* Collected data
/---

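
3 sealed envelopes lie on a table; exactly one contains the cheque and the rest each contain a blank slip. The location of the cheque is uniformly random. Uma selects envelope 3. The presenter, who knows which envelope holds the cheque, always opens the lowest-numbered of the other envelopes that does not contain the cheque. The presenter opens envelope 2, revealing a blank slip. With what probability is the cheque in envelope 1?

1

Condition on the true location of the cheque.
If it is in envelope 1 (prior 1/3): envelope 2 is the lowest-numbered option available, probability 1; weight (1/3)·1 = 1/3.
If it is in envelope 2 (prior 1/3): the presenter opened envelope 2, so this case is ruled out; weight (1/3)·0 = 0.
If it is in envelope 3 (prior 1/3): the presenter would have opened envelope 1 instead, probability 0; weight (1/3)·0 = 0.
The weights sum to 1/3.
So P(the cheque in envelope 1 | the presenter opened envelope 2) = (1/3) / (1/3) = 1.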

\---

Without omission, return all of the records exactly as given.

* Worked solution
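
3 sealed envelopes lie on a table; exactly one contains the cheque and the rest each contain a blank slip. The location of the cheque is uniformly random. Uma selects envelope 3. The presenter, who knows which envelope holds the cheque, always opens the lowest-numbered of the other envelopes that does not contain the cheque. The presenter opens envelope 2, revealing a blank slip. With what probability is the cheque in envelope 1?

1

Condition on the true location of the cheque.
If it is in envelope 1 (prior 1/3): envelope 2 is the lowest-numbered option available, probability 1; weight (1/3)·1 = 1/3.
If it is in envelope 2 (prior 1/3): the presenter opened envelope 2, so this case is ruled out; weight (1/3)·0 = 0.
If it is in envelope 3 (prior 1/3): the presenter would have opened envelope 1 instead, probability 0; weight (1/3)·0 = 0.
The weights sum to 1/3.
So P(the cheque in envelope 1 | the presenter opened envelope 2) = (1/3) / (1/3) = 1.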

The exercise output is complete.